**Problem requirements:**
Repeat nothing but the lines below running from the one containing "A log records 10" to the one containing "Touching at a". Keep both end lines.

**Entries supplied:**
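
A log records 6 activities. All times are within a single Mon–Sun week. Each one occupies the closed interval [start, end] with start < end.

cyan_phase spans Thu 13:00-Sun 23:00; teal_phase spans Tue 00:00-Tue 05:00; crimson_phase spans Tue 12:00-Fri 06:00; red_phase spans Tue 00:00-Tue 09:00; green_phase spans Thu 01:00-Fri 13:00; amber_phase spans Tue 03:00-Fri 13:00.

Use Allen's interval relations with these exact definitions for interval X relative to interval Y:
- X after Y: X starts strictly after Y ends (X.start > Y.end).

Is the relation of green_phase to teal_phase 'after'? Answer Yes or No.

Yes

green_phase = [Thu 01:00, Fri 13:00], teal_phase = [Tue 00:00, Tue 05:00].
Actual relation of green_phase to teal_phase: after.
Asked whether 'after' holds → Yes.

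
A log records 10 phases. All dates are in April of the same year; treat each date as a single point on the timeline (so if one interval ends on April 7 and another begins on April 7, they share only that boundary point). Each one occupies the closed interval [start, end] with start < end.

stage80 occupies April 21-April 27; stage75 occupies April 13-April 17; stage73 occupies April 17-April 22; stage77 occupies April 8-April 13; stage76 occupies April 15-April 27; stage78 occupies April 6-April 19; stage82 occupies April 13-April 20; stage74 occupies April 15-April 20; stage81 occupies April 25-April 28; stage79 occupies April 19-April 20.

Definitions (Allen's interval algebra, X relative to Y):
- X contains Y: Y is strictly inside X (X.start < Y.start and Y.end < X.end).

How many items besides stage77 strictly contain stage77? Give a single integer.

1

Target stage77 = [April 8, April 13].
stage73 [April 17, April 22] → after → no.
stage74 [April 15, April 20] → after → no.
stage75 [April 13, April 17] → met-by → no.
stage76 [April 15, April 27] → after → no.
stage78 [April 6, April 19] → contains → counts.
stage79 [April 19, April 20] → after → no.
stage80 [April 21, April 27] → after → no.
stage81 [April 25, April 28] → after → no.
stage82 [April 13, April 20] → met-by → no.
Total: 1.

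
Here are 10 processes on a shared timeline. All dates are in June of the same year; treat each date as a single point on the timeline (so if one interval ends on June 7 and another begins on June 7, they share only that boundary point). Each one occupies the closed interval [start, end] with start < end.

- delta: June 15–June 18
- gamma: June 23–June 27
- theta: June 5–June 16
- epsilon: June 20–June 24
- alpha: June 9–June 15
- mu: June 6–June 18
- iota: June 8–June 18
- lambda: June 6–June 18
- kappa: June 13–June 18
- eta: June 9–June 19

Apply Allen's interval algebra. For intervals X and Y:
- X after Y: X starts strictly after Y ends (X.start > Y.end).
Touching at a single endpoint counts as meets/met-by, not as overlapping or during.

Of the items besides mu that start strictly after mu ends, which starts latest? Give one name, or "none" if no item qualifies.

Target mu = [June 6, June 18].
alpha [June 9, June 15] → during → excluded.
delta [June 15, June 18] → finishes → excluded.
epsilon [June 20, June 24] → after → candidate.
eta [June 9, June 19] → overlapped-by → excluded.
gamma [June 23, June 27] → after → candidate.
iota [June 8, June 18] → finishes → excluded.
kappa [June 13, June 18] → finishes → excluded.
lambda [June 6, June 18] → equals → excluded.
theta [June 5, June 16] → overlaps → excluded.
Among candidates, latest start is June 23 → gamma.

gamma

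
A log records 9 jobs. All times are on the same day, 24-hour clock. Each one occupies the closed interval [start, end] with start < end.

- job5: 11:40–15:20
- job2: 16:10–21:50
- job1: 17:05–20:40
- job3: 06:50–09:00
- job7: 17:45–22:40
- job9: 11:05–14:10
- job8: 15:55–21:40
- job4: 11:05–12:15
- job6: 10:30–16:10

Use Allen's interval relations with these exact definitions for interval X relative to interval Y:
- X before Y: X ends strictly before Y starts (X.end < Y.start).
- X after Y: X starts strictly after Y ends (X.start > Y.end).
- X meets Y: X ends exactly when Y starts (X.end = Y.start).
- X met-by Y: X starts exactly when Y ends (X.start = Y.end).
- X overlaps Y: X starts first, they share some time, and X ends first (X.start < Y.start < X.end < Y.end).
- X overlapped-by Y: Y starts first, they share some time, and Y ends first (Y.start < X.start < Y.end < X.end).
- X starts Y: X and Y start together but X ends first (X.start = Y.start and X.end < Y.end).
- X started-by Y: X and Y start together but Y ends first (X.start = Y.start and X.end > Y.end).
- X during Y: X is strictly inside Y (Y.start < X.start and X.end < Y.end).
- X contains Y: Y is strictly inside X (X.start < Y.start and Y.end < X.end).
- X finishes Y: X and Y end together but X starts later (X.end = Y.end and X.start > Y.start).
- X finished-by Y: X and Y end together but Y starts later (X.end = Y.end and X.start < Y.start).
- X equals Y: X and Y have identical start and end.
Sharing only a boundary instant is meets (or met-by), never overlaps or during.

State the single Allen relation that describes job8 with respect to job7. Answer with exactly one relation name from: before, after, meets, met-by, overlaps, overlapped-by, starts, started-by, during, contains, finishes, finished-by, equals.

overlaps

job8 = [15:55, 21:40]; job7 = [17:45, 22:40].
Compare endpoints: job8.start < job7.start, job8.start < job7.end, job8.end > job7.start, job8.end < job7.end.
That pattern is 'overlaps'.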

**Written solution:**
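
A log records 10 phases. All dates are in April of the same year; treat each date as a single point on the timeline (so if one interval ends on April 7 and another begins on April 7, they share only that boundary point). Each one occupies the closed interval [start, end] with start < end.

stage80 occupies April 21-April 27; stage75 occupies April 13-April 17; stage73 occupies April 17-April 22; stage77 occupies April 8-April 13; stage76 occupies April 15-April 27; stage78 occupies April 6-April 19; stage82 occupies April 13-April 20; stage74 occupies April 15-April 20; stage81 occupies April 25-April 28; stage79 occupies April 19-April 20.

Definitions (Allen's interval algebra, X relative to Y):
- X contains Y: Y is strictly inside X (X.start < Y.start and Y.end < X.end).

How many items besides stage77 strictly contain stage77? Give a single integer.

1

Target stage77 = [April 8, April 13].
stage73 [April 17, April 22] → after → no.
stage74 [April 15, April 20] → after → no.
stage75 [April 13, April 17] → met-by → no.
stage76 [April 15, April 27] → after → no.
stage78 [April 6, April 19] → contains → counts.
stage79 [April 19, April 20] → after → no.
stage80 [April 21, April 27] → after → no.
stage81 [April 25, April 28] → after → no.
stage82 [April 13, April 20] → met-by → no.
Total: 1.

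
Here are 10 processes on a shared timeline. All dates are in June of the same year; treat each date as a single point on the timeline (so if one interval ends on June 7 and another begins on June 7, they share only that boundary point). Each one occupies the closed interval [start, end] with start < end.

- delta: June 15–June 18
- gamma: June 23–June 27
- theta: June 5–June 16
- epsilon: June 20–June 24
- alpha: June 9–June 15
- mu: June 6–June 18
- iota: June 8–June 18
- lambda: June 6–June 18
- kappa: June 13–June 18
- eta: June 9–June 19

Apply Allen's interval algebra. For intervals X and Y:
- X after Y: X starts strictly after Y ends (X.start > Y.end).
Touching at a single endpoint counts as meets/met-by, not as overlapping or during.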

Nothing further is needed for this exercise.